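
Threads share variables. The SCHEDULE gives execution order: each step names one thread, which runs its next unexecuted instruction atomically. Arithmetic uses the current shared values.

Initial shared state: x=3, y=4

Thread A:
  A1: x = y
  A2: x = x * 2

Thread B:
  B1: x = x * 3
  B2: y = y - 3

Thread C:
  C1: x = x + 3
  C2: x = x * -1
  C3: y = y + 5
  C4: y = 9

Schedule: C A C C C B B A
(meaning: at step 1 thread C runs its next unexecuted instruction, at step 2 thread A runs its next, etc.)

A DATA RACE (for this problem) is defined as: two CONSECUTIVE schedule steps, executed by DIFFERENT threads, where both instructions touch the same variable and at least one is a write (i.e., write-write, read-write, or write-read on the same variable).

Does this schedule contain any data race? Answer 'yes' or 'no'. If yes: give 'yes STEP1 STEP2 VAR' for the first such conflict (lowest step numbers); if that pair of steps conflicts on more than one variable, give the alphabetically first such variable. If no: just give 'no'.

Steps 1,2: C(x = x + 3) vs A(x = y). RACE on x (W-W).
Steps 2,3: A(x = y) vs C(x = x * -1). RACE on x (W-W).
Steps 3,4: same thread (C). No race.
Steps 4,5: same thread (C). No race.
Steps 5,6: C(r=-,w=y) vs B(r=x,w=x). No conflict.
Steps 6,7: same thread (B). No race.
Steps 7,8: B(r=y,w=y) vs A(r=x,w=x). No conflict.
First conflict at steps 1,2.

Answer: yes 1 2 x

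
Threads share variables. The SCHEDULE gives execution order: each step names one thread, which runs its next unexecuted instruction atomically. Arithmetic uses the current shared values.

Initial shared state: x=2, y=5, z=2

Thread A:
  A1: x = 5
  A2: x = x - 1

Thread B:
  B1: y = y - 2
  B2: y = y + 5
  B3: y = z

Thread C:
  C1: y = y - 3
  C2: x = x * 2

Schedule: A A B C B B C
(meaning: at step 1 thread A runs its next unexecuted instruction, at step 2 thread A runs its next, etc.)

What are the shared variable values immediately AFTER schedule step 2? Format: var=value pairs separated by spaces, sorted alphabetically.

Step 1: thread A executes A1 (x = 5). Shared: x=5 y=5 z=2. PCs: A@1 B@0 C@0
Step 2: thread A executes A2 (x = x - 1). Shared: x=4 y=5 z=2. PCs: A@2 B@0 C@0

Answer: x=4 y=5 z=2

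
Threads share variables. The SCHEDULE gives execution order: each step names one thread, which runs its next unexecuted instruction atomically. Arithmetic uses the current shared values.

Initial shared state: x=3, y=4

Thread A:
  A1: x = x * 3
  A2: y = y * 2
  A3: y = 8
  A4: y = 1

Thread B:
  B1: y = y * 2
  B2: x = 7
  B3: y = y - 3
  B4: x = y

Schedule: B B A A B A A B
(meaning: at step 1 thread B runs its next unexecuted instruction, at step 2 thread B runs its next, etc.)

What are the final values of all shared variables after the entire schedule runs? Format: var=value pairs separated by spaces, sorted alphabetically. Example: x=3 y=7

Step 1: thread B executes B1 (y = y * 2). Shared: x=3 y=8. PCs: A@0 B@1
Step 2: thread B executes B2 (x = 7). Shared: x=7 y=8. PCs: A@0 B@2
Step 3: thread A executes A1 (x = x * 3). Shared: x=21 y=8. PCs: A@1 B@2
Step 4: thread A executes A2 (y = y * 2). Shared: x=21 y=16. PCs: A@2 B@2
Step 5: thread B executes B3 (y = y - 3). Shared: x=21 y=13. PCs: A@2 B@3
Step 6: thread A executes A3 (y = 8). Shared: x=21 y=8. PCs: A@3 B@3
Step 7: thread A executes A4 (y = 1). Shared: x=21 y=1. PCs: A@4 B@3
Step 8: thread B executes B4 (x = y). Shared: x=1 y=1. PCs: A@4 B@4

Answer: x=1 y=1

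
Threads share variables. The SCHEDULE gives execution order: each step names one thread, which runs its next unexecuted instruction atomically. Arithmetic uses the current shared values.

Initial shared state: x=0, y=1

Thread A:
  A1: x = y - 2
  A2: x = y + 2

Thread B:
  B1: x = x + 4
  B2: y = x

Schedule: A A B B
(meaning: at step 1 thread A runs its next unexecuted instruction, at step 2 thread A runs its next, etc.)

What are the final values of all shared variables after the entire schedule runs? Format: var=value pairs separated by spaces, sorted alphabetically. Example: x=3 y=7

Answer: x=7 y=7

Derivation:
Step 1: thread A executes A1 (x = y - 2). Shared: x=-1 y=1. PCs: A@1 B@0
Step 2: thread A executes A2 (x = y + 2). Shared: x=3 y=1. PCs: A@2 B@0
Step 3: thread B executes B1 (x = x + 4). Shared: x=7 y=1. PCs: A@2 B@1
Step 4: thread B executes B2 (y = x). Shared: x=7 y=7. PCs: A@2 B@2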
========================================================================
Problem to solve: Give the number of lines in the records that contain the string "meaning", and write nothing besides that number.

Written solution: 4